* [Data for processing]:
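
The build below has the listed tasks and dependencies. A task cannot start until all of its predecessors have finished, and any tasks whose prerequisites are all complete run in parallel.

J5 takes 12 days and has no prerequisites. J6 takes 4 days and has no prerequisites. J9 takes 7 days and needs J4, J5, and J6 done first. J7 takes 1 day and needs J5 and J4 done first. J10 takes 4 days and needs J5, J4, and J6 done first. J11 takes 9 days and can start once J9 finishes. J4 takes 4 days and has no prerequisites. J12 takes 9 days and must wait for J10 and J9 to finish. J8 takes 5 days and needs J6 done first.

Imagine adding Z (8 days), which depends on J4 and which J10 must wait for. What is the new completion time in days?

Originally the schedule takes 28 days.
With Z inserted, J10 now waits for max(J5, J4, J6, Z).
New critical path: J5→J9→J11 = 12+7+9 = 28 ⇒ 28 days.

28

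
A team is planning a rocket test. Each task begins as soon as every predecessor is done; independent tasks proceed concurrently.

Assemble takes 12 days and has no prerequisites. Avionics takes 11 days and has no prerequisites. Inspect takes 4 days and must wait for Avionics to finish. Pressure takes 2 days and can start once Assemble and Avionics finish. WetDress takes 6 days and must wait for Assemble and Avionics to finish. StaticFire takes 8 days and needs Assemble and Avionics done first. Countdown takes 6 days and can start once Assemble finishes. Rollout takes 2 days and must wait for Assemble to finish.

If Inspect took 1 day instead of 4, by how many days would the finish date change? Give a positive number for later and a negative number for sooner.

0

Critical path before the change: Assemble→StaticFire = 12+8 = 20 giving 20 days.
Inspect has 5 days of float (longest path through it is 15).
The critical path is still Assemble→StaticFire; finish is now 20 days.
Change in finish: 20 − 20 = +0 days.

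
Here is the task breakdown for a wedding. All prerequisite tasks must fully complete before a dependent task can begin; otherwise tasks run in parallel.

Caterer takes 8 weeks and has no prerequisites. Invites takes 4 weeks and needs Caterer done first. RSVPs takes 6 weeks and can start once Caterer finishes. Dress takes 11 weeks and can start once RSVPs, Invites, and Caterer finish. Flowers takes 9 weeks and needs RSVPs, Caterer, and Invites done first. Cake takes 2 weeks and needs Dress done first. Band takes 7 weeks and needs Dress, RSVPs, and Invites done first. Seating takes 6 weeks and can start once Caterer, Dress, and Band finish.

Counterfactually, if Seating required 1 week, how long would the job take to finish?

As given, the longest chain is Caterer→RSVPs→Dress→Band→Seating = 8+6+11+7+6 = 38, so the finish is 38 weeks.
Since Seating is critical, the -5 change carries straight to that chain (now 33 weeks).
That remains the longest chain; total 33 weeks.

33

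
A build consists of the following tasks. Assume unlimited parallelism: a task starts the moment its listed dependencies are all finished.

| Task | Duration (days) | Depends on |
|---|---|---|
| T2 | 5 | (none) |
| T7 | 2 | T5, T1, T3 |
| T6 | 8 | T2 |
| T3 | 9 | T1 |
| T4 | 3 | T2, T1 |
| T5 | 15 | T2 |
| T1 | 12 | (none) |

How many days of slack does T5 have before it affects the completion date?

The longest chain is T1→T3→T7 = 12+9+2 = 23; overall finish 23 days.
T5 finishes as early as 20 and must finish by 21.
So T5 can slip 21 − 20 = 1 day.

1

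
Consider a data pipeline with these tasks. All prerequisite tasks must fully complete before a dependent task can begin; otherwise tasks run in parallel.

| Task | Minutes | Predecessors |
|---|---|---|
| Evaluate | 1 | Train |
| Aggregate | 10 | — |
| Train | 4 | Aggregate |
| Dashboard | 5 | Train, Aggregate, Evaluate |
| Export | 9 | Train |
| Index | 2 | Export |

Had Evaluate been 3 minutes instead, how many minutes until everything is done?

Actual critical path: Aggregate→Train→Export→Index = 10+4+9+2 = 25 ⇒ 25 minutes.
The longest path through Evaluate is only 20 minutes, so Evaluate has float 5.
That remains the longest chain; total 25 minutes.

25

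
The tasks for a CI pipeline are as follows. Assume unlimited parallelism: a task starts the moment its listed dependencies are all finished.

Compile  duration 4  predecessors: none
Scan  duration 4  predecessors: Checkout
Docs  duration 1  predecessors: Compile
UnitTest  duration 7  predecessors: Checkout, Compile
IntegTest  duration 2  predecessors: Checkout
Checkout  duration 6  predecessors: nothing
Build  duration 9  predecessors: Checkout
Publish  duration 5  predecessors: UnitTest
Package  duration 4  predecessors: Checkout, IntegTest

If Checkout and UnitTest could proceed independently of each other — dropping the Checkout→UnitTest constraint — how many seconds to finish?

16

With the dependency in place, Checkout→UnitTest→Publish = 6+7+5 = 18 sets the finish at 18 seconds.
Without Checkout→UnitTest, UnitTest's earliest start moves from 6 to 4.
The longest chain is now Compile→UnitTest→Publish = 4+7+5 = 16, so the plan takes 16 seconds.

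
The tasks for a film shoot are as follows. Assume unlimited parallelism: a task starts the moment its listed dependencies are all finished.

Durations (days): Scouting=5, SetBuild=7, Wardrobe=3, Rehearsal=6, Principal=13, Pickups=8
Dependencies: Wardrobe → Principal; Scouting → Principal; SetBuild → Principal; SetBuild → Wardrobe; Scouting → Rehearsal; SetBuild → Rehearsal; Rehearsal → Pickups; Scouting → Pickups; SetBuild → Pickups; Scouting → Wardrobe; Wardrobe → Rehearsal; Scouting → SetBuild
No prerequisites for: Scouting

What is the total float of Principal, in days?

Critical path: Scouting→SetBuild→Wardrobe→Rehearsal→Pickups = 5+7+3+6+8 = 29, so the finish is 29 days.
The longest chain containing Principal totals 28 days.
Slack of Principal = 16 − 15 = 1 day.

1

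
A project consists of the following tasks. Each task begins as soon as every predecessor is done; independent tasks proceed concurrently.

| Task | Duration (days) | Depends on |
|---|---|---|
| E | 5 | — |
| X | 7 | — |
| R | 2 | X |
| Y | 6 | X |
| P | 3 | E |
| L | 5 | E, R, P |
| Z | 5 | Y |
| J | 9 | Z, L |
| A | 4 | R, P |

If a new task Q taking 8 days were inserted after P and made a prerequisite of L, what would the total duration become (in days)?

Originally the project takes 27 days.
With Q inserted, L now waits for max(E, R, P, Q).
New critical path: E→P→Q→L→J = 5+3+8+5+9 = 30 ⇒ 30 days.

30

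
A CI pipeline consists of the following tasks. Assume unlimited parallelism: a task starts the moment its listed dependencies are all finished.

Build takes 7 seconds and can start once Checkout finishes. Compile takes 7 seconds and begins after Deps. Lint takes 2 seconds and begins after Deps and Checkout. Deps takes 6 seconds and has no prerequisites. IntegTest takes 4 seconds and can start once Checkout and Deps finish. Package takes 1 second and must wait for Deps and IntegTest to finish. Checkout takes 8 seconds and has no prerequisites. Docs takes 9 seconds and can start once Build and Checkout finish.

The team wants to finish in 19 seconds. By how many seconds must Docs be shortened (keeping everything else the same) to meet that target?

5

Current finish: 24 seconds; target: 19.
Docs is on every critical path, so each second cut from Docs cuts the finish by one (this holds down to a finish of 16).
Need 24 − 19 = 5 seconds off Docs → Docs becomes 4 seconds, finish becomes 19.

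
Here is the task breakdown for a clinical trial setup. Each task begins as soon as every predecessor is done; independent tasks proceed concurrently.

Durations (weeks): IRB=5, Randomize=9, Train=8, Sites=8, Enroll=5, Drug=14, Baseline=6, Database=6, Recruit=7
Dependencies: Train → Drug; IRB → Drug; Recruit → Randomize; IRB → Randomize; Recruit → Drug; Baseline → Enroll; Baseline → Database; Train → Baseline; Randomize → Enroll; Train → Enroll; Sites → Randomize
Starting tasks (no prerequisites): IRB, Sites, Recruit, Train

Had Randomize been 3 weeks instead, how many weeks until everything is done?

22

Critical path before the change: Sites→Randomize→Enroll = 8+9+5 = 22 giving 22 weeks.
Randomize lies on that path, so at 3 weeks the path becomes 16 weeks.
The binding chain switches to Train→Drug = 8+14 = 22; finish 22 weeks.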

...

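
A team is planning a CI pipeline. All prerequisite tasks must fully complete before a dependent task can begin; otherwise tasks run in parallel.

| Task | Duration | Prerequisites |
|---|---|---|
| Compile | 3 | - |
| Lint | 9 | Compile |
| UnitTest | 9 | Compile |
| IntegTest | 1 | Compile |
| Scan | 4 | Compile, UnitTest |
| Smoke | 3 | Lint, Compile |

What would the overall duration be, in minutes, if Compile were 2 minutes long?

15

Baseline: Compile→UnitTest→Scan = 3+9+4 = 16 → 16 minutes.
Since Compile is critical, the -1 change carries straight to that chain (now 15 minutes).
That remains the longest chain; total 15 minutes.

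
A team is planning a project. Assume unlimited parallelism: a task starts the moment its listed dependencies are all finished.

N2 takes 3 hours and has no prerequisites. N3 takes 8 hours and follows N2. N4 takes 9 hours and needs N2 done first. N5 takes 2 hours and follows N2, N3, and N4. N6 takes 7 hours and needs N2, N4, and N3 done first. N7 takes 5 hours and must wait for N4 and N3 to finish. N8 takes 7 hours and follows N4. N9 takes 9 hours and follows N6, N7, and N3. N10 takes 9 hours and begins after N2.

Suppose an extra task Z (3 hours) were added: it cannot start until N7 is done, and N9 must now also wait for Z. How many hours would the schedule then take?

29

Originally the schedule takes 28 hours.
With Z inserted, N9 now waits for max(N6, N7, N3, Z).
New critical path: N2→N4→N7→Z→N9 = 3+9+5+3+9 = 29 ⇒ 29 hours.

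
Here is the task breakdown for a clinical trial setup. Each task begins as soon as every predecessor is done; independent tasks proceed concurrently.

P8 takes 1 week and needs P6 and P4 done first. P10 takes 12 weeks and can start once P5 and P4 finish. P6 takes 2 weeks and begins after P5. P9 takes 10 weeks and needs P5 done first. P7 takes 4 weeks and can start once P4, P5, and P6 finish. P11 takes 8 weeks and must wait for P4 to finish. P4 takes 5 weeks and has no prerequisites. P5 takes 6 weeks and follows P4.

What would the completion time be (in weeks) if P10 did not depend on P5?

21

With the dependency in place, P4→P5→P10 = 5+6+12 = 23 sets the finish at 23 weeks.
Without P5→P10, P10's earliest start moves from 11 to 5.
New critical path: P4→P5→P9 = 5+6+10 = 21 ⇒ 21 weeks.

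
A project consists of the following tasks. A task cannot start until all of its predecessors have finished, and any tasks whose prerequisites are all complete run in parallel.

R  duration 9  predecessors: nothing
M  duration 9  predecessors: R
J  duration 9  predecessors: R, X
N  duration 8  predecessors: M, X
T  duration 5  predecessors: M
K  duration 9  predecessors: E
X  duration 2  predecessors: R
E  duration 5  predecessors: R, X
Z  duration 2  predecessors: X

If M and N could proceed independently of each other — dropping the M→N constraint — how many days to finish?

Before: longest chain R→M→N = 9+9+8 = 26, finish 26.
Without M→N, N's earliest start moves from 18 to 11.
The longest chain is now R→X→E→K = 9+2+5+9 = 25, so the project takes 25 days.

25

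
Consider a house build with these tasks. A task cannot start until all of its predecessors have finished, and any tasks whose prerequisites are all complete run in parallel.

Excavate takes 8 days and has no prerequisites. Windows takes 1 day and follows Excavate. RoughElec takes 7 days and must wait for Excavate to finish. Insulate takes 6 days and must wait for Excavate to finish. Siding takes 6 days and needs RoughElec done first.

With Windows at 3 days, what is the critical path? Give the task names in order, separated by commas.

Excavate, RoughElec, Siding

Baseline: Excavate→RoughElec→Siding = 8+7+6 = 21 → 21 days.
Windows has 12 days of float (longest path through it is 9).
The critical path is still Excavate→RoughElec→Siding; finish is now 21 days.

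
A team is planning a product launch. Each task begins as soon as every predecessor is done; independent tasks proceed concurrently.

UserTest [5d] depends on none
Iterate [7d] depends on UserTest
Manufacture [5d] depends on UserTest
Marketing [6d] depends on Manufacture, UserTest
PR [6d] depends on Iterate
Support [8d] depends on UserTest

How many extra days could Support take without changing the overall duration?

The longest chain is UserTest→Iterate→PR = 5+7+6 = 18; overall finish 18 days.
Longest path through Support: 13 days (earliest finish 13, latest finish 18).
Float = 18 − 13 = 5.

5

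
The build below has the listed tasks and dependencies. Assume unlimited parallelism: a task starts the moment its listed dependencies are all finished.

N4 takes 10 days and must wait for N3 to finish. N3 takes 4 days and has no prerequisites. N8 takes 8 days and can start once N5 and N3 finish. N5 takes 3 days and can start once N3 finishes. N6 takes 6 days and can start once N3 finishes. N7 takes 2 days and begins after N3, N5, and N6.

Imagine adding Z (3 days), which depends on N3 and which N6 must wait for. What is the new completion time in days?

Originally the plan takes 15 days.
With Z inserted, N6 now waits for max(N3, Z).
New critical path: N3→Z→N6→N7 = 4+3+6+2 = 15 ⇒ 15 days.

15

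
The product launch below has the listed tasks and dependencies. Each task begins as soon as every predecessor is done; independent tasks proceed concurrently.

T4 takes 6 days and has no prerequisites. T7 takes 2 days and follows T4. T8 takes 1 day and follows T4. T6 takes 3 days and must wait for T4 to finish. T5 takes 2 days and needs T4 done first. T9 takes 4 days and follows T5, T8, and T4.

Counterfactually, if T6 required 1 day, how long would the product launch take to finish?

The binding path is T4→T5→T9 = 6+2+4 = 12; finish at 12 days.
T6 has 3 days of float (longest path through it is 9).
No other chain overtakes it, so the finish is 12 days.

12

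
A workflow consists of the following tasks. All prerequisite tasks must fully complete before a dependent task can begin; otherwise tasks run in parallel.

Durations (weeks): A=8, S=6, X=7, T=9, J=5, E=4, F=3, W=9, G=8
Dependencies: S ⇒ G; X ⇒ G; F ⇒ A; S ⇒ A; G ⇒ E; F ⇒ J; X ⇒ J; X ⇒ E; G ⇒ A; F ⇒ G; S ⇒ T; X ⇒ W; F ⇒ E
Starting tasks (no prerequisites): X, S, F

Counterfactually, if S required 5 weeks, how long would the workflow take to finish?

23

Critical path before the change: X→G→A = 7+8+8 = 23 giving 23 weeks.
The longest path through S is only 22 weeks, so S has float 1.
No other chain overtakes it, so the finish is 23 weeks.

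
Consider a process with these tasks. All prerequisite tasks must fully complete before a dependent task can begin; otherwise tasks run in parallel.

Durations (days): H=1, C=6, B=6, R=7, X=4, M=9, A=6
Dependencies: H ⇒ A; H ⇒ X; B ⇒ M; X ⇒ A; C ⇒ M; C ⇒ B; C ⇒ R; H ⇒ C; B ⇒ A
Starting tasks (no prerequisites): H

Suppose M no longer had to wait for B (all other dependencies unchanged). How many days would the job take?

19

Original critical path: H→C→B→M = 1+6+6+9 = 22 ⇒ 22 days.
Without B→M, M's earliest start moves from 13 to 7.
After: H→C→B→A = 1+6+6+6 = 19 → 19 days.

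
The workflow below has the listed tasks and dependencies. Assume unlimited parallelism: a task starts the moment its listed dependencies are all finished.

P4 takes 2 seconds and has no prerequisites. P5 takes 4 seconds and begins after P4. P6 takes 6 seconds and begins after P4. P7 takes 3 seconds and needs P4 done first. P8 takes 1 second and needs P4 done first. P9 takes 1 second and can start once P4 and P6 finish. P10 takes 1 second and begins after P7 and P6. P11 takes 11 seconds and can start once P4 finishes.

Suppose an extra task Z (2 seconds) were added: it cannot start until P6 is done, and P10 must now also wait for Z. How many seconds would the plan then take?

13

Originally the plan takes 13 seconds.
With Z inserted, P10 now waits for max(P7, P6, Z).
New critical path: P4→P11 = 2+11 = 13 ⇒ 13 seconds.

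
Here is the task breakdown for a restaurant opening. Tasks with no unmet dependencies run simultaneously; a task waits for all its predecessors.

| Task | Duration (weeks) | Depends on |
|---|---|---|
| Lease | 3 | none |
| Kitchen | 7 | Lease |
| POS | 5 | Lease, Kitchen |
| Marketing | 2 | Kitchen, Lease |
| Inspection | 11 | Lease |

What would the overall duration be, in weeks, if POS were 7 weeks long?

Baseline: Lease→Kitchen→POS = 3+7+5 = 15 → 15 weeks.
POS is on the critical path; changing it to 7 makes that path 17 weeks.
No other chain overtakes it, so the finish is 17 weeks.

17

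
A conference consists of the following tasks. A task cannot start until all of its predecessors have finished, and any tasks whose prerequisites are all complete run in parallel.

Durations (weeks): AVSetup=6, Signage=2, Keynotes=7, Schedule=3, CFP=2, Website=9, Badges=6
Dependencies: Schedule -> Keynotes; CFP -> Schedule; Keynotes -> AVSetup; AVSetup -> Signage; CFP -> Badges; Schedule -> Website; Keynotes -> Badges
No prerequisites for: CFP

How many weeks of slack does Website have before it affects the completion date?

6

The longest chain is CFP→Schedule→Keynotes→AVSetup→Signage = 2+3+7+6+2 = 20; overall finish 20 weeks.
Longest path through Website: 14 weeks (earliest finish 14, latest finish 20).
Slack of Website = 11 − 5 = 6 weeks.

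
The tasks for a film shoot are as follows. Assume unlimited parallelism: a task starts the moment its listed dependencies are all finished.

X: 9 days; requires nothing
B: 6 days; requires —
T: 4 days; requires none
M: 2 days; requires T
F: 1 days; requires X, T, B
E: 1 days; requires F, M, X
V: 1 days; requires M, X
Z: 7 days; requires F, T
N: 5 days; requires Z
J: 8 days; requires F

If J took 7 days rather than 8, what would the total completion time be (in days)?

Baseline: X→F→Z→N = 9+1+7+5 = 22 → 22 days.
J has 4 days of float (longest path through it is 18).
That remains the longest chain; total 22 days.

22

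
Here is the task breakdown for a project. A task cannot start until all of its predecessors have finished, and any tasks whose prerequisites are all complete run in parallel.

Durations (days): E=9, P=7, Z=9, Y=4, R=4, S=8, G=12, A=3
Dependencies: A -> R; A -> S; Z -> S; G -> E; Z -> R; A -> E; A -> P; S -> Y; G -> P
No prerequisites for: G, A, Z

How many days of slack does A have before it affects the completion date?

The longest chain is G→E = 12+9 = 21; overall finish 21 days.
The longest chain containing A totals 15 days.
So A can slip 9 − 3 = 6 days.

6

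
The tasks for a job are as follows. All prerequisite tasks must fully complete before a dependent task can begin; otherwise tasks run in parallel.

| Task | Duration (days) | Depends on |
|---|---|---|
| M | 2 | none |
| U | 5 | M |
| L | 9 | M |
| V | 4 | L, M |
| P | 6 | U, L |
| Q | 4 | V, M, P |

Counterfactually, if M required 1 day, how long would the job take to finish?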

---

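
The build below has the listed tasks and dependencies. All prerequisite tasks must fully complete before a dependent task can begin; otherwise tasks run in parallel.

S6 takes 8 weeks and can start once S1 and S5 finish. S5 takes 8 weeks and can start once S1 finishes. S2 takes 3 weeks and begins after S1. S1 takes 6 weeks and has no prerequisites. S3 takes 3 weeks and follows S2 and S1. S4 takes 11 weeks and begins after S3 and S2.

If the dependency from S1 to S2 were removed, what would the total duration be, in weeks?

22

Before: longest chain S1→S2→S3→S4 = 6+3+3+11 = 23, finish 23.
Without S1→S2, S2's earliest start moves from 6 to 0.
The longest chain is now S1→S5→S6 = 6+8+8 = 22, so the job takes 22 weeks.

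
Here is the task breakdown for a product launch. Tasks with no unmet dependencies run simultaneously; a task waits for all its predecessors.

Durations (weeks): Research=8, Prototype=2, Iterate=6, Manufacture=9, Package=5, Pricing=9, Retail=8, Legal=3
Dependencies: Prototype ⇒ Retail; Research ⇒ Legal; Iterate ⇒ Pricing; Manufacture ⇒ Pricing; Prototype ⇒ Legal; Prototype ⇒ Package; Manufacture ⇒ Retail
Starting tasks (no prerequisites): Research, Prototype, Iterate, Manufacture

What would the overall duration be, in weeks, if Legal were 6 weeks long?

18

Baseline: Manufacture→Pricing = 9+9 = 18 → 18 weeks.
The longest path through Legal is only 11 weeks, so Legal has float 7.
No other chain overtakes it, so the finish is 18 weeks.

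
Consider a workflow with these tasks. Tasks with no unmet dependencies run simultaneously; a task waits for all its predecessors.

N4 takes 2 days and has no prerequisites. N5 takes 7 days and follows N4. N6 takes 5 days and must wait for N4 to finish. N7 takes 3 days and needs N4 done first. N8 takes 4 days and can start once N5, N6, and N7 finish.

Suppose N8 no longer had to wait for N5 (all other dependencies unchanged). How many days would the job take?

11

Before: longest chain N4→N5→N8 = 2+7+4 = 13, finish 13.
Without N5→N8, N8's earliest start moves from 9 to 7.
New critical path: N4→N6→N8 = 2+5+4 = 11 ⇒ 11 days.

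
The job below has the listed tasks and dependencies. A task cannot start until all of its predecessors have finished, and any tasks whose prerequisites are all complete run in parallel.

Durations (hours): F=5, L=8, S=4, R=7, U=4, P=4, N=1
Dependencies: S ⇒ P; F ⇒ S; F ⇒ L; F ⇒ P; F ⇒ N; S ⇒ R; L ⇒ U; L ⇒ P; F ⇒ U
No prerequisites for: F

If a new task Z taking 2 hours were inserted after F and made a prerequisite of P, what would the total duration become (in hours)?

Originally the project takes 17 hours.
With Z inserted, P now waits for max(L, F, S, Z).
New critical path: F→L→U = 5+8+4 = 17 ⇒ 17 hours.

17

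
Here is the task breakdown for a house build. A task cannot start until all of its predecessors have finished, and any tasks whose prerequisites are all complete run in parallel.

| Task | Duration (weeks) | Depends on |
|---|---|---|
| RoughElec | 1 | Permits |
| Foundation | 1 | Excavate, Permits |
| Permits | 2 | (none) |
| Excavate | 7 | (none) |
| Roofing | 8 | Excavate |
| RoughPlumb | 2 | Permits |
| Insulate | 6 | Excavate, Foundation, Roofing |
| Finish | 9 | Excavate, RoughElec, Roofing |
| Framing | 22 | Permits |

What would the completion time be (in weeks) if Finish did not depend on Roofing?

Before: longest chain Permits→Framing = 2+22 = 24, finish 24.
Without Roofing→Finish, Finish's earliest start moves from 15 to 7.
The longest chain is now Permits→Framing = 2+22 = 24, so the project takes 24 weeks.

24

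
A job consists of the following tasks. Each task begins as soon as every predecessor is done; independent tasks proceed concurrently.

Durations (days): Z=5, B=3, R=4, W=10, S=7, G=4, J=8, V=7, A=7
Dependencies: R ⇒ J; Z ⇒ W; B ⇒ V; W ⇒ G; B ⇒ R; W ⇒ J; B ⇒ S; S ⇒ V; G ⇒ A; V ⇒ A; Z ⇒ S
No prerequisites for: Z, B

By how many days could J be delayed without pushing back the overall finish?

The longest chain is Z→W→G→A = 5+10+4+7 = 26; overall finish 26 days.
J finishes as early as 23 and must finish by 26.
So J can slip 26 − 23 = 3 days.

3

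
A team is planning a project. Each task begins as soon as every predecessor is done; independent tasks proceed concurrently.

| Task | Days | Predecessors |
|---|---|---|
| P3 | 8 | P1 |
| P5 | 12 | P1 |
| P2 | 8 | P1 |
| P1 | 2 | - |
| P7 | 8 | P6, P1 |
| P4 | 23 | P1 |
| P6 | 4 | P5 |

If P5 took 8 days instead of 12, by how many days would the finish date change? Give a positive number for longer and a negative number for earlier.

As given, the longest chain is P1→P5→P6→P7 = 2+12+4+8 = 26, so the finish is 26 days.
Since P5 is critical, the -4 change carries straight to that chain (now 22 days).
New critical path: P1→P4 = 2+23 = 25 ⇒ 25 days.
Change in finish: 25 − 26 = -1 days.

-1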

* [Instructions for the task]:
Above are some lines. Repeat exactly, and only, those from the line that has "Dependencies: Schedule ->" through the line that has "J: 8 days; requires F".

* [Reply]:
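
Dependencies: Schedule -> Keynotes; CFP -> Schedule; Keynotes -> AVSetup; AVSetup -> Signage; CFP -> Badges; Schedule -> Website; Keynotes -> Badges
No prerequisites for: CFP

How many weeks of slack does Website have before it affects the completion date?

6

The longest chain is CFP→Schedule→Keynotes→AVSetup→Signage = 2+3+7+6+2 = 20; overall finish 20 weeks.
Longest path through Website: 14 weeks (earliest finish 14, latest finish 20).
Slack of Website = 11 − 5 = 6 weeks.

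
The tasks for a film shoot are as follows. Assume unlimited parallelism: a task starts the moment its listed dependencies are all finished.

X: 9 days; requires nothing
B: 6 days; requires —
T: 4 days; requires none
M: 2 days; requires T
F: 1 days; requires X, T, B
E: 1 days; requires F, M, X
V: 1 days; requires M, X
Z: 7 days; requires F, T
N: 5 days; requires Z
J: 8 days; requires F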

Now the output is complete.